(Data items)
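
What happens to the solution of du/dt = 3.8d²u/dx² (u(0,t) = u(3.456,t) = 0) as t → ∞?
u → 0. Heat diffuses out through both boundaries.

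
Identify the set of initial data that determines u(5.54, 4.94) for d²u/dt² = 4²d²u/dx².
Domain of dependence: [-14.22, 25.3]. Signals travel at speed 4, so data within |x - 5.54| ≤ 4·4.94 = 19.76 can reach the point.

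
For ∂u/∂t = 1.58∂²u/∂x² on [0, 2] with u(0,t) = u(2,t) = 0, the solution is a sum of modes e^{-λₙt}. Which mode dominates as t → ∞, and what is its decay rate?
Eigenvalues: λₙ = 1.58n²π²/2².
First three modes:
  n=1: λ₁ = 1.58π²/2² ≈ 3.898
  n=2: λ₂ = 6.32π²/2² ≈ 15.594 (4× faster decay)
  n=3: λ₃ = 14.22π²/2² ≈ 35.086 (9× faster decay)
As t → ∞, higher modes decay exponentially faster. The n=1 mode dominates: u ~ c₁ sin(πx/2) e^{-λ₁t}.
Decay rate: λ₁ = 1.58π²/2² ≈ 3.898.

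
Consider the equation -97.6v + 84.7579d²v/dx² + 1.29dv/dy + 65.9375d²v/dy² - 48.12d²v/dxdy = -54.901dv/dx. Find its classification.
Rewriting in standard form: 84.7579d²v/dx² - 48.12d²v/dxdy + 65.9375d²v/dy² + 54.901dv/dx + 1.29dv/dy - 97.6v = 0. Elliptic. (A = 84.7579, B = -48.12, C = 65.9375 gives B² - 4AC = -20039.361725.)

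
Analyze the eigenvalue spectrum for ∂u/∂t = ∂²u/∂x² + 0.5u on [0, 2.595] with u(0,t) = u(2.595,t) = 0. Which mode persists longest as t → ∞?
Eigenvalues: λₙ = n²π²/2.595² - 0.5.
First three modes:
  n=1: λ₁ = π²/2.595² - 0.5 ≈ 0.966
  n=2: λ₂ = 4π²/2.595² - 0.5 ≈ 5.363
  n=3: λ₃ = 9π²/2.595² - 0.5 ≈ 12.691
Since π²/2.595² ≈ 1.466 > 0.5, all λₙ > 0.
The n=1 mode decays slowest → dominates as t → ∞.
Asymptotic: u ~ c₁ sin(πx/2.595) e^{-λ₁t} with decay rate λ₁ ≈ 0.966.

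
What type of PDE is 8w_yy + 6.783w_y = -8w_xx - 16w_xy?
Rewriting in standard form: 8w_xx + 16w_xy + 8w_yy + 6.783w_y = 0. With A = 8, B = 16, C = 8, the discriminant is 0. This is a parabolic PDE.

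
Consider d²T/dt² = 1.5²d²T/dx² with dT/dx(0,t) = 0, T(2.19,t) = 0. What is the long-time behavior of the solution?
As t → ∞, T oscillates (no decay). Energy is conserved; the solution oscillates indefinitely as standing waves.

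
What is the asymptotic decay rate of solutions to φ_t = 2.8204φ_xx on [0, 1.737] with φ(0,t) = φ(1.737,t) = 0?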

WORK TASK:
Every entry must be duplicated exactly as it stands.

RESULT BELOW:
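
What happens to the solution of du/dt = 3.8d²u/dx² (u(0,t) = u(3.456,t) = 0) as t → ∞?
u → 0. Heat diffuses out through both boundaries.

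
Identify the set of initial data that determines u(5.54, 4.94) for d²u/dt² = 4²d²u/dx².
Domain of dependence: [-14.22, 25.3]. Signals travel at speed 4, so data within |x - 5.54| ≤ 4·4.94 = 19.76 can reach the point.

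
For ∂u/∂t = 1.58∂²u/∂x² on [0, 2] with u(0,t) = u(2,t) = 0, the solution is a sum of modes e^{-λₙt}. Which mode dominates as t → ∞, and what is its decay rate?
Eigenvalues: λₙ = 1.58n²π²/2².
First three modes:
  n=1: λ₁ = 1.58π²/2² ≈ 3.898
  n=2: λ₂ = 6.32π²/2² ≈ 15.594 (4× faster decay)
  n=3: λ₃ = 14.22π²/2² ≈ 35.086 (9× faster decay)
As t → ∞, higher modes decay exponentially faster. The n=1 mode dominates: u ~ c₁ sin(πx/2) e^{-λ₁t}.
Decay rate: λ₁ = 1.58π²/2² ≈ 3.898.

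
Consider the equation -97.6v + 84.7579d²v/dx² + 1.29dv/dy + 65.9375d²v/dy² - 48.12d²v/dxdy = -54.901dv/dx. Find its classification.
Rewriting in standard form: 84.7579d²v/dx² - 48.12d²v/dxdy + 65.9375d²v/dy² + 54.901dv/dx + 1.29dv/dy - 97.6v = 0. Elliptic. (A = 84.7579, B = -48.12, C = 65.9375 gives B² - 4AC = -20039.361725.)

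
Analyze the eigenvalue spectrum for ∂u/∂t = ∂²u/∂x² + 0.5u on [0, 2.595] with u(0,t) = u(2.595,t) = 0. Which mode persists longest as t → ∞?
Eigenvalues: λₙ = n²π²/2.595² - 0.5.
First three modes:
  n=1: λ₁ = π²/2.595² - 0.5 ≈ 0.966
  n=2: λ₂ = 4π²/2.595² - 0.5 ≈ 5.363
  n=3: λ₃ = 9π²/2.595² - 0.5 ≈ 12.691
Since π²/2.595² ≈ 1.466 > 0.5, all λₙ > 0.
The n=1 mode decays slowest → dominates as t → ∞.
Asymptotic: u ~ c₁ sin(πx/2.595) e^{-λ₁t} with decay rate λ₁ ≈ 0.966.

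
What type of PDE is 8w_yy + 6.783w_y = -8w_xx - 16w_xy?
Rewriting in standard form: 8w_xx + 16w_xy + 8w_yy + 6.783w_y = 0. With A = 8, B = 16, C = 8, the discriminant is 0. This is a parabolic PDE.

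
Consider d²T/dt² = 1.5²d²T/dx² with dT/dx(0,t) = 0, T(2.19,t) = 0. What is the long-time behavior of the solution?
As t → ∞, T oscillates (no decay). Energy is conserved; the solution oscillates indefinitely as standing waves.

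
What is the asymptotic decay rate of solutions to φ_t = 2.8204φ_xx on [0, 1.737] with φ(0,t) = φ(1.737,t) = 0?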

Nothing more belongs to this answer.